# WHAT THE EXERCISE ASKS
Copy each line below containing "instance".
___ SUPPLIED RECORDS ___
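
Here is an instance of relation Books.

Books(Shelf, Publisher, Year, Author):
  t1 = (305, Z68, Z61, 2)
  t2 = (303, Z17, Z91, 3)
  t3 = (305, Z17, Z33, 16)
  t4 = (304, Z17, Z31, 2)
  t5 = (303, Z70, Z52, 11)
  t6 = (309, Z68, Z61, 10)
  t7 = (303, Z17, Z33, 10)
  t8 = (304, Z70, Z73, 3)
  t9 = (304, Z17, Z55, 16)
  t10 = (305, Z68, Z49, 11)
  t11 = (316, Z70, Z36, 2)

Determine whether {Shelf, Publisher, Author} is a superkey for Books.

All 11 rows have distinct {Shelf, Publisher, Author} values, so {Shelf, Publisher, Author} → (all attributes) holds and {Shelf, Publisher, Author} is a superkey.

Yes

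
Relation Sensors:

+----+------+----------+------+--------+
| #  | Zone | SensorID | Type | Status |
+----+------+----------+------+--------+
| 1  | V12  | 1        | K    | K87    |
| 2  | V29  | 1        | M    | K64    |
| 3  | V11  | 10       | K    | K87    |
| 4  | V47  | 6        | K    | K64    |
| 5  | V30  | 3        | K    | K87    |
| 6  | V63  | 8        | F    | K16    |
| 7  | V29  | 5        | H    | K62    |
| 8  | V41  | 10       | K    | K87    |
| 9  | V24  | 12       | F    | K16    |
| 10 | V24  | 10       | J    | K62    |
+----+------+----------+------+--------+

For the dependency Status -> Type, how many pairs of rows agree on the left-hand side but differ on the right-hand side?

Status=K87: all 4 rows agree on Type — 0 pairs.
Status=K64: violating pairs (2,4) — 1 pair.
Status=K16: all 2 rows agree on Type — 0 pairs.
Status=K62: violating pairs (7,10) — 1 pair.

2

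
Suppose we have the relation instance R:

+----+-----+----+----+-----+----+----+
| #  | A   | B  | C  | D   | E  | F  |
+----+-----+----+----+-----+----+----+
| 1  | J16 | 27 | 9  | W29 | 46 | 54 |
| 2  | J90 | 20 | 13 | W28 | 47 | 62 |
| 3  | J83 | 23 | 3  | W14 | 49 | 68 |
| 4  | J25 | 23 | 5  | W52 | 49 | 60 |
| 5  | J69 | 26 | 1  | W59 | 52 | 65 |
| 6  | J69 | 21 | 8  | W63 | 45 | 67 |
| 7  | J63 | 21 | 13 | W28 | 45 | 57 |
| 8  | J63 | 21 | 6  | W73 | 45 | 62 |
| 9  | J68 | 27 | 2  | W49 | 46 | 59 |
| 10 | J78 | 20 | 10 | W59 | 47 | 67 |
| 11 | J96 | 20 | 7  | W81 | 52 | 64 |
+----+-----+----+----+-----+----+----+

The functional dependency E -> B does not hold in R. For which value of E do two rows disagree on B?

52

E=46: rows 1, 9 → B = 27, 27 ✓
E=47: rows 2, 10 → B = 20, 20 ✓
E=49: rows 3, 4 → B = 23, 23 ✓
E=52: rows 5, 11 → B takes values {26, 20} — violation
E=45: rows 6, 7, 8 → B = 21, 21, 21 ✓
The only E value with inconsistent B is E=52.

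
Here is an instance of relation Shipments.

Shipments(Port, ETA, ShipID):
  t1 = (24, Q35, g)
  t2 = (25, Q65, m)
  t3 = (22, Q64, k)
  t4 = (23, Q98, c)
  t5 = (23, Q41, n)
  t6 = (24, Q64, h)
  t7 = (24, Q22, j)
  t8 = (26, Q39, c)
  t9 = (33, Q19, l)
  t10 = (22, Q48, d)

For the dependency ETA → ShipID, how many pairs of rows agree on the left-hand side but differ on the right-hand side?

ETA=Q64: violating pairs (3,6) — 1 pair.

1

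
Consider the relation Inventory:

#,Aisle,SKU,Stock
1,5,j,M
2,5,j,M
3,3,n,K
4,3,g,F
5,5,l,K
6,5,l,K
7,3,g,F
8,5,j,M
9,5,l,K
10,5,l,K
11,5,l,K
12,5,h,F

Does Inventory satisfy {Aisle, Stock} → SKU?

Yes

(Aisle=5, Stock=M): rows 1, 2, 8 → SKU = j, j, j ✓
(Aisle=3, Stock=K): row 3 → SKU = n ✓
(Aisle=3, Stock=F): rows 4, 7 → SKU = g, g ✓
(Aisle=5, Stock=K): rows 5, 6, 9, 10, 11 → SKU = l, l, l, l, l ✓
(Aisle=5, Stock=F): row 12 → SKU = h ✓
Every {Aisle, Stock} value is associated with a single SKU value, so {Aisle, Stock} → SKU holds.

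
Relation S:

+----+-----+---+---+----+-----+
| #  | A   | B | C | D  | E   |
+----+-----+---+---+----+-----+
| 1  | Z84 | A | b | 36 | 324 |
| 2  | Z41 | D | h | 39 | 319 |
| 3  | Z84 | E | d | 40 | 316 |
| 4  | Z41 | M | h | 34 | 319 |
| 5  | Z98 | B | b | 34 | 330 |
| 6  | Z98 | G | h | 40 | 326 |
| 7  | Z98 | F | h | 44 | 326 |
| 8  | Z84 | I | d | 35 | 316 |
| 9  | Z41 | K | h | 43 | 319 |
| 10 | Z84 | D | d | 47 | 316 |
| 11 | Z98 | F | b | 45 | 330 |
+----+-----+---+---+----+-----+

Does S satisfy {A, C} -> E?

(A=Z84, C=b): row 1 → E = 324 ✓
(A=Z41, C=h): rows 2, 4, 9 → E = 319, 319, 319 ✓
(A=Z84, C=d): rows 3, 8, 10 → E = 316, 316, 316 ✓
(A=Z98, C=b): rows 5, 11 → E = 330, 330 ✓
(A=Z98, C=h): rows 6, 7 → E = 326, 326 ✓
Every {A, C} value is associated with a single E value, so {A, C} -> E holds.

Yes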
___
# ANSWER FOR THIS EXERCISE
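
Here is an instance of relation Books.
Suppose we have the relation instance R:
Here is an instance of relation Shipments.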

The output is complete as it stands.